__Stored items__.
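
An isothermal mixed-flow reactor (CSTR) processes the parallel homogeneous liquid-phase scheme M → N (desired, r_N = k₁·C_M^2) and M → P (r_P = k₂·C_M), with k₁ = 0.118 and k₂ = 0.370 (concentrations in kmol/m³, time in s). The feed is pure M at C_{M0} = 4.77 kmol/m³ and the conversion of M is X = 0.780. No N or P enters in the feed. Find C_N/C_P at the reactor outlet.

0.335

Exit C_M = C_{M0}(1−X) = 4.77×0.220 = 1.049 kmol/m³.
In a CSTR the entire volume is at exit conditions, so r_N = 0.118×1.049^2 = 0.1299 and r_P = 0.370×1.049 = 0.3883.
Overall selectivity = C_N/C_P = r_Nτ/(r_Pτ) = r_N/r_P = 0.335.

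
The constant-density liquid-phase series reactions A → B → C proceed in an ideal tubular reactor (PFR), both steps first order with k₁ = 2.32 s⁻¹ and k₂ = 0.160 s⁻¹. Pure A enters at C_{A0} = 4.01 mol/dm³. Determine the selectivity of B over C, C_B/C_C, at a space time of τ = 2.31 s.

For first-order series with pure A initially, C_B(τ) = k₁C_{A0}/(k₂−k₁)·(e^(−k₁τ) − e^(−k₂τ)).
e^(−k₁τ) = e^(−2.32×2.31) = e^(−5.359) = 0.004705; e^(−k₂τ) = e^(−0.3696) = 0.6910.
C_B = 2.32×4.01/(0.160−2.32) × (0.004705−0.6910) = (-4.307)×(-0.6863) = 2.956 mol/dm³.
C_A = C_{A0}e^(−k₁τ) = 0.01887 mol/dm³, so C_C = C_{A0}−C_A−C_B = 1.035 mol/dm³; C_B/C_C = 2.86.

2.86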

__Task to carry out__.
The records above need to be retyped exactly.

__Response to this task__.
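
An isothermal mixed-flow reactor (CSTR) processes the parallel homogeneous liquid-phase scheme M → N (desired, r_N = k₁·C_M^2) and M → P (r_P = k₂·C_M), with k₁ = 0.118 and k₂ = 0.370 (concentrations in kmol/m³, time in s). The feed is pure M at C_{M0} = 4.77 kmol/m³ and the conversion of M is X = 0.780. No N or P enters in the feed. Find C_N/C_P at the reactor outlet.

0.335

Exit C_M = C_{M0}(1−X) = 4.77×0.220 = 1.049 kmol/m³.
In a CSTR the entire volume is at exit conditions, so r_N = 0.118×1.049^2 = 0.1299 and r_P = 0.370×1.049 = 0.3883.
Overall selectivity = C_N/C_P = r_Nτ/(r_Pτ) = r_N/r_P = 0.335.

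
The constant-density liquid-phase series reactions A → B → C proceed in an ideal tubular reactor (PFR), both steps first order with k₁ = 2.32 s⁻¹ and k₂ = 0.160 s⁻¹. Pure A enters at C_{A0} = 4.01 mol/dm³. Determine the selectivity of B over C, C_B/C_C, at a space time of τ = 2.31 s.

For first-order series with pure A initially, C_B(τ) = k₁C_{A0}/(k₂−k₁)·(e^(−k₁τ) − e^(−k₂τ)).
e^(−k₁τ) = e^(−2.32×2.31) = e^(−5.359) = 0.004705; e^(−k₂τ) = e^(−0.3696) = 0.6910.
C_B = 2.32×4.01/(0.160−2.32) × (0.004705−0.6910) = (-4.307)×(-0.6863) = 2.956 mol/dm³.
C_A = C_{A0}e^(−k₁τ) = 0.01887 mol/dm³, so C_C = C_{A0}−C_A−C_B = 1.035 mol/dm³; C_B/C_C = 2.86.

2.86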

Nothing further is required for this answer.